DATA Block Start

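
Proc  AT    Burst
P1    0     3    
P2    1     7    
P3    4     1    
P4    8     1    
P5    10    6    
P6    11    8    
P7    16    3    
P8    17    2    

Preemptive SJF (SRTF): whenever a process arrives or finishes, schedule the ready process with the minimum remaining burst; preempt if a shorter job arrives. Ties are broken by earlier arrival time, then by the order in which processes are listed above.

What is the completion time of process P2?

12

Schedule: | P1 0-3 | P2 3-4 | P3 4-5 | P2 5-8 | P4 8-9 | P2 9-12 | P5 12-18 | P8 18-20 | P7 20-23 | P6 23-31 |
Completion: P1=3  P2=12  P3=5  P4=9  P5=18  P6=31  P7=23  P8=20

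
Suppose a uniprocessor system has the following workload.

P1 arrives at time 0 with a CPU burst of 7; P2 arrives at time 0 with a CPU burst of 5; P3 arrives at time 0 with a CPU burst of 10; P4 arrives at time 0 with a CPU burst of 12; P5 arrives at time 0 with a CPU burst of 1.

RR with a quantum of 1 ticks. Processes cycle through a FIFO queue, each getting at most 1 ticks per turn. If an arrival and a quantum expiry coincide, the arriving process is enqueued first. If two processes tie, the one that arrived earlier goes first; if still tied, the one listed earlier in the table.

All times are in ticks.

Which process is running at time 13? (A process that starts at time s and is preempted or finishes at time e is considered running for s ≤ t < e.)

P1

Gantt: | P1 0-1 | P2 1-2 | P3 2-3 | P4 3-4 | P5 4-5 | P1 5-6 | P2 6-7 | P3 7-8 | P4 8-9 | P1 9-10 | P2 10-11 | P3 11-12 | P4 12-13 | P1 13-14 | P2 14-15 | P3 15-16 | P4 16-17 | P1 17-18 | P2 18-19 | P3 19-20 | P4 20-21 | P1 21-22 | P3 22-23 | P4 23-24 | P1 24-25 | P3 25-26 | P4 26-27 | P3 27-28 | P4 28-29 | P3 29-30 | P4 30-31 | P3 31-32 | P4 32-35 |
Completion: P1=25  P2=19  P3=32  P4=35  P5=5
Turnaround (C−A): P1=25  P2=19  P3=32  P4=35  P5=5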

DATA Block End

> ABOUT THIS EXERCISE: From the line holding "All times are in ticks." to the last line of the material above, reproduce every line exactly, and only those.

> EXERCISE RESULT:
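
All times are in ticks.

Which process is running at time 13? (A process that starts at time s and is preempted or finishes at time e is considered running for s ≤ t < e.)

P1

Gantt: | P1 0-1 | P2 1-2 | P3 2-3 | P4 3-4 | P5 4-5 | P1 5-6 | P2 6-7 | P3 7-8 | P4 8-9 | P1 9-10 | P2 10-11 | P3 11-12 | P4 12-13 | P1 13-14 | P2 14-15 | P3 15-16 | P4 16-17 | P1 17-18 | P2 18-19 | P3 19-20 | P4 20-21 | P1 21-22 | P3 22-23 | P4 23-24 | P1 24-25 | P3 25-26 | P4 26-27 | P3 27-28 | P4 28-29 | P3 29-30 | P4 30-31 | P3 31-32 | P4 32-35 |
Completion: P1=25  P2=19  P3=32  P4=35  P5=5
Turnaround (C−A): P1=25  P2=19  P3=32  P4=35  P5=5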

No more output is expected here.